Saved entries
──────────
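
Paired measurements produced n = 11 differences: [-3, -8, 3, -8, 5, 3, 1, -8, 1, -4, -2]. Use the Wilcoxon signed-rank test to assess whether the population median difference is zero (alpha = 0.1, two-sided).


Step 1: Drop any zero differences (none here) and take |d_i|.
|d| = [3, 8, 3, 8, 5, 3, 1, 8, 1, 4, 2]
Step 2: Midrank |d_i| (ties get averaged ranks).
ranks: |3|->5, |8|->10, |3|->5, |8|->10, |5|->8, |3|->5, |1|->1.5, |8|->10, |1|->1.5, |4|->7, |2|->3
Step 3: Attach original signs; sum ranks with positive sign and with negative sign.
W+ = 5 + 8 + 5 + 1.5 + 1.5 = 21
W- = 5 + 10 + 10 + 10 + 7 + 3 = 45
(Check: W+ + W- = 66 should equal n(n+1)/2 = 66.)
Step 4: Test statistic W = min(W+, W-) = 21.
Step 5: Ties in |d|, so use the tie-corrected normal approximation.
        E[W] = n(n+1)/4 = 11*12/4 = 33.
        Tie groups: |d|=1 (t=2), |d|=3 (t=3), |d|=8 (t=3); sum(t^3 - t) = 54.
        Var[W] = n(n+1)(2n+1)/24 - sum(t^3-t)/48 = 3036/24 - 54/48 = 125.375.
        z = (W - E[W]) / sqrt(Var[W]) = (21 - 33) / 11.1971 = -1.0717.
        Two-sided p = 2*Phi(z) = 0.283852.
Step 6: alpha = 0.1. fail to reject H0.

W+ = 21, W- = 45, W = min = 21, p = 0.283852, fail to reject H0.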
──────────
» YOUR OBJECTIVE: Go through the records above and retype each one exactly.

» OUTPUT OF THE EXERCISE:
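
Paired measurements produced n = 11 differences: [-3, -8, 3, -8, 5, 3, 1, -8, 1, -4, -2]. Use the Wilcoxon signed-rank test to assess whether the population median difference is zero (alpha = 0.1, two-sided).


Step 1: Drop any zero differences (none here) and take |d_i|.
|d| = [3, 8, 3, 8, 5, 3, 1, 8, 1, 4, 2]
Step 2: Midrank |d_i| (ties get averaged ranks).
ranks: |3|->5, |8|->10, |3|->5, |8|->10, |5|->8, |3|->5, |1|->1.5, |8|->10, |1|->1.5, |4|->7, |2|->3
Step 3: Attach original signs; sum ranks with positive sign and with negative sign.
W+ = 5 + 8 + 5 + 1.5 + 1.5 = 21
W- = 5 + 10 + 10 + 10 + 7 + 3 = 45
(Check: W+ + W- = 66 should equal n(n+1)/2 = 66.)
Step 4: Test statistic W = min(W+, W-) = 21.
Step 5: Ties in |d|, so use the tie-corrected normal approximation.
        E[W] = n(n+1)/4 = 11*12/4 = 33.
        Tie groups: |d|=1 (t=2), |d|=3 (t=3), |d|=8 (t=3); sum(t^3 - t) = 54.
        Var[W] = n(n+1)(2n+1)/24 - sum(t^3-t)/48 = 3036/24 - 54/48 = 125.375.
        z = (W - E[W]) / sqrt(Var[W]) = (21 - 33) / 11.1971 = -1.0717.
        Two-sided p = 2*Phi(z) = 0.283852.
Step 6: alpha = 0.1. fail to reject H0.

W+ = 21, W- = 45, W = min = 21, p = 0.283852, fail to reject H0.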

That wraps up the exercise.